§ **PROBLEM DETAILS**
Go through the listing and write out all of it exactly.
RECORDS SUPPLIED Start Marker
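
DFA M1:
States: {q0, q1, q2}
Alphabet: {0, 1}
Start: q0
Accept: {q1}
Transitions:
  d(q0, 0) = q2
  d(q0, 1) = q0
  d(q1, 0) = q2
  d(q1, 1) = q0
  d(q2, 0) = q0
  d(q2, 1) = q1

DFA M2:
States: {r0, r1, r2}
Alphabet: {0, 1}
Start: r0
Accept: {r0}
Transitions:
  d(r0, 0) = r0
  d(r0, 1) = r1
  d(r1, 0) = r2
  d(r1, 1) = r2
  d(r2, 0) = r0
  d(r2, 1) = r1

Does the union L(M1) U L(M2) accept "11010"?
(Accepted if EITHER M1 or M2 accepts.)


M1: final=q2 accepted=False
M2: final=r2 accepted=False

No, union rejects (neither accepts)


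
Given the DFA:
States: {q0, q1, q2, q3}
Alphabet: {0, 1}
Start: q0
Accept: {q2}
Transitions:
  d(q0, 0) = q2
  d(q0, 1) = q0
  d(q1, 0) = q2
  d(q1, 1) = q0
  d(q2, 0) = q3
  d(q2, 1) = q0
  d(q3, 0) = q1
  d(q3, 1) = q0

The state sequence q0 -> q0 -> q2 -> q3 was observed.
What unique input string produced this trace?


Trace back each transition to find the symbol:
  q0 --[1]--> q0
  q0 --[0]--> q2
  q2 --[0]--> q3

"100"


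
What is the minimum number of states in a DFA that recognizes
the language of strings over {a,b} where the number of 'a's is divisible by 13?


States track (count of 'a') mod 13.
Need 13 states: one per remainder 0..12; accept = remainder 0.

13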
RECORDS SUPPLIED End Marker
§ **ANSWER TO THE PROBLEM**
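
DFA M1:
States: {q0, q1, q2}
Alphabet: {0, 1}
Start: q0
Accept: {q1}
Transitions:
  d(q0, 0) = q2
  d(q0, 1) = q0
  d(q1, 0) = q2
  d(q1, 1) = q0
  d(q2, 0) = q0
  d(q2, 1) = q1

DFA M2:
States: {r0, r1, r2}
Alphabet: {0, 1}
Start: r0
Accept: {r0}
Transitions:
  d(r0, 0) = r0
  d(r0, 1) = r1
  d(r1, 0) = r2
  d(r1, 1) = r2
  d(r2, 0) = r0
  d(r2, 1) = r1

Does the union L(M1) U L(M2) accept "11010"?
(Accepted if EITHER M1 or M2 accepts.)


M1: final=q2 accepted=False
M2: final=r2 accepted=False

No, union rejects (neither accepts)


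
Given the DFA:
States: {q0, q1, q2, q3}
Alphabet: {0, 1}
Start: q0
Accept: {q2}
Transitions:
  d(q0, 0) = q2
  d(q0, 1) = q0
  d(q1, 0) = q2
  d(q1, 1) = q0
  d(q2, 0) = q3
  d(q2, 1) = q0
  d(q3, 0) = q1
  d(q3, 1) = q0

The state sequence q0 -> q0 -> q2 -> q3 was observed.
What unique input string produced this trace?


Trace back each transition to find the symbol:
  q0 --[1]--> q0
  q0 --[0]--> q2
  q2 --[0]--> q3

"100"


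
What is the minimum number of states in a DFA that recognizes
the language of strings over {a,b} where the number of 'a's is divisible by 13?


States track (count of 'a') mod 13.
Need 13 states: one per remainder 0..12; accept = remainder 0.

13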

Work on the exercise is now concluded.